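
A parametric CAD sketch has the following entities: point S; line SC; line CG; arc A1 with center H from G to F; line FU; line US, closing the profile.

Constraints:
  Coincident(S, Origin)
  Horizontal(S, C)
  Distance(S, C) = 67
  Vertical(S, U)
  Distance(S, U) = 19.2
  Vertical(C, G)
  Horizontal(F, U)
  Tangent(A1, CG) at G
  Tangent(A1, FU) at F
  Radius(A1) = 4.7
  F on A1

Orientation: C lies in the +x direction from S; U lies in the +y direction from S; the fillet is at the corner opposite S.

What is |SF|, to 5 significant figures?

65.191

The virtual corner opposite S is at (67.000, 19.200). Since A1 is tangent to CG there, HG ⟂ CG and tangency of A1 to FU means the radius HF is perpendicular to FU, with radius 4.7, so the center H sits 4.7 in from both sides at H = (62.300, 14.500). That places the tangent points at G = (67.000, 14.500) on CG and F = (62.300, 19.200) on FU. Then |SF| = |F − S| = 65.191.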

————————

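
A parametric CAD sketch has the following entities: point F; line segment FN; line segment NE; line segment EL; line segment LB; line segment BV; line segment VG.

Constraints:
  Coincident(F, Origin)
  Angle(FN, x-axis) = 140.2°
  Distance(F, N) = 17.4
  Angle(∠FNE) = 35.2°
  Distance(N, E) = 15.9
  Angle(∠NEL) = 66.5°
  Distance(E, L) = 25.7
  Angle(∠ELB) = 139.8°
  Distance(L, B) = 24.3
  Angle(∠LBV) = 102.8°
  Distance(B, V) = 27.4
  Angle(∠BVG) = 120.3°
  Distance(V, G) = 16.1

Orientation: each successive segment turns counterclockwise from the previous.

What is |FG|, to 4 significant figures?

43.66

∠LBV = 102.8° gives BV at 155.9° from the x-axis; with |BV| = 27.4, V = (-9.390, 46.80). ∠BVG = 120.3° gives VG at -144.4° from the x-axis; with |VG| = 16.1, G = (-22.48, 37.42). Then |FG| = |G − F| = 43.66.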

————————

Starting at the line with "Horizontal(S, C)" and ending at the line with "Orientation: C lies", print each line of the listing above exactly, with no other lines.

- RESPONSE TO THE EXERCISE -
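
  Horizontal(S, C)
  Distance(S, C) = 67
  Vertical(S, U)
  Distance(S, U) = 19.2
  Vertical(C, G)
  Horizontal(F, U)
  Tangent(A1, CG) at G
  Tangent(A1, FU) at F
  Radius(A1) = 4.7
  F on A1

Orientation: C lies in the +x direction from S; U lies in the +y direction from S; the fillet is at the corner opposite S.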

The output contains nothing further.